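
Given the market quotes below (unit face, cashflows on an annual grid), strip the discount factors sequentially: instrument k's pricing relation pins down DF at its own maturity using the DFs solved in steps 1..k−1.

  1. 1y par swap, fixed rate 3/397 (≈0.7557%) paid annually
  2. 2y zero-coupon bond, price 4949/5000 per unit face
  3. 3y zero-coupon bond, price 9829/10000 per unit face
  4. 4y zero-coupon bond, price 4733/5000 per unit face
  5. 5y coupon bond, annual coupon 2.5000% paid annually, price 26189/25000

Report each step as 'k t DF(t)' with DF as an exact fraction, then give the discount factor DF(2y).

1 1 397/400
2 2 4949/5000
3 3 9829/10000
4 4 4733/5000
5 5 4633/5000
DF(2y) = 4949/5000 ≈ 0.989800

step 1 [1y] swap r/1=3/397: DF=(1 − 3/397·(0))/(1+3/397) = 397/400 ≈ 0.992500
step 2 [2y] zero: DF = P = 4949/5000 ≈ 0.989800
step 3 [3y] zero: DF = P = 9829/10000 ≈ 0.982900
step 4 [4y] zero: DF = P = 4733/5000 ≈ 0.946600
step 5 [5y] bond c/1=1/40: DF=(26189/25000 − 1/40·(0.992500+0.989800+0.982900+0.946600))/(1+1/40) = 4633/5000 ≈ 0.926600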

★ ★ ★ ★

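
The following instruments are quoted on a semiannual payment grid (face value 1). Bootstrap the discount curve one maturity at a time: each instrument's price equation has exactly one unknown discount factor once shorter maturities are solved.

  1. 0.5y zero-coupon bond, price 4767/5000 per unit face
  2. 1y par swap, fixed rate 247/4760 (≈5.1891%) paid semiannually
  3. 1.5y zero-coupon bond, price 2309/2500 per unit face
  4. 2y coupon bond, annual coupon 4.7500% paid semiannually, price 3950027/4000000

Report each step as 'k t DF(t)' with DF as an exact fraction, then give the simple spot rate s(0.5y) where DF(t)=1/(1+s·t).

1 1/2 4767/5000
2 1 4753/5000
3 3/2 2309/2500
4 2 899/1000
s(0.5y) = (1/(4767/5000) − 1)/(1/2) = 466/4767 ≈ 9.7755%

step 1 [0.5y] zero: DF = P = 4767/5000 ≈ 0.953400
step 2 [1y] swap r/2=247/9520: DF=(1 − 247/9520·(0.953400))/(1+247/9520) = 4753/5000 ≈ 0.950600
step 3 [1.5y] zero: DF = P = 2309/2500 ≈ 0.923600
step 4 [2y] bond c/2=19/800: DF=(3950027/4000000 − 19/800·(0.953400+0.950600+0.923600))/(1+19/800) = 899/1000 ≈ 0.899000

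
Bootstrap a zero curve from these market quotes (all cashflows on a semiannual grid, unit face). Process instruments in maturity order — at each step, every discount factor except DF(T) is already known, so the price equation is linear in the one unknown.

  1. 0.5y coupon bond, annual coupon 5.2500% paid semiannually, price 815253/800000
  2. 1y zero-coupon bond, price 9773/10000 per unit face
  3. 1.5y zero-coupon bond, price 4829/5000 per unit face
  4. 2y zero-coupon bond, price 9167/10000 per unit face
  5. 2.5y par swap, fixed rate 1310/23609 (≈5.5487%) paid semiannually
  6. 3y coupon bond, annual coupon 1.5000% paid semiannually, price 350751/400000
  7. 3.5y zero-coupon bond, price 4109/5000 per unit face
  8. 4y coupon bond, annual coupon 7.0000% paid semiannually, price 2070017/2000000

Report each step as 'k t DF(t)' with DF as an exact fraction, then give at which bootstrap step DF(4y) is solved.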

★ ★ ★ ★

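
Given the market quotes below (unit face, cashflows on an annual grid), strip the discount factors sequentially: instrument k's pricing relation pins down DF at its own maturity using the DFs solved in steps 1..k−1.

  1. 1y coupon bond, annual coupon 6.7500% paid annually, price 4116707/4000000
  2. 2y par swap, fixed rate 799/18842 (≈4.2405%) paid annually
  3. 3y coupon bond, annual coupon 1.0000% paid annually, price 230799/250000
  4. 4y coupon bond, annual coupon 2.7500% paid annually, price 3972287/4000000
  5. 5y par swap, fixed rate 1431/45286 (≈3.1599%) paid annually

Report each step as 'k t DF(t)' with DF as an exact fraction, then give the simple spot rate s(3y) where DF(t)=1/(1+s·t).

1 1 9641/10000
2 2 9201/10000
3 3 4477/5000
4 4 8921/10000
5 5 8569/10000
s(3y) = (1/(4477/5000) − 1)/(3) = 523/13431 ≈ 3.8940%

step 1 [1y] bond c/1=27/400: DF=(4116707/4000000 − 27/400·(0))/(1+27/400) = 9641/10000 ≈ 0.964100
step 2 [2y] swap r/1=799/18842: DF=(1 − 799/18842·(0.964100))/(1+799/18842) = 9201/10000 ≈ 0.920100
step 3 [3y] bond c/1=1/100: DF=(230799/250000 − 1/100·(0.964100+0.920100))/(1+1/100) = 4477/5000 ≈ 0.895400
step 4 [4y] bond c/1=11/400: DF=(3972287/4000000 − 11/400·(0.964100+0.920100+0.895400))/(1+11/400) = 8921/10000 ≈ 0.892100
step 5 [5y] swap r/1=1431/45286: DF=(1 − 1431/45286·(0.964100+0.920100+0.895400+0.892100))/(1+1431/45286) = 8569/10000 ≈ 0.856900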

★ ★ ★ ★

▶ INSTRUCTIONS TO FOLLOW:
All lines of the records above that contain the word "semiannually" are to be copied out.

▶ RESPONSE AREA:
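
  2. 1y par swap, fixed rate 247/4760 (≈5.1891%) paid semiannually
  4. 2y coupon bond, annual coupon 4.7500% paid semiannually, price 3950027/4000000
  1. 0.5y coupon bond, annual coupon 5.2500% paid semiannually, price 815253/800000
  5. 2.5y par swap, fixed rate 1310/23609 (≈5.5487%) paid semiannually
  6. 3y coupon bond, annual coupon 1.5000% paid semiannually, price 350751/400000
  8. 4y coupon bond, annual coupon 7.0000% paid semiannually, price 2070017/2000000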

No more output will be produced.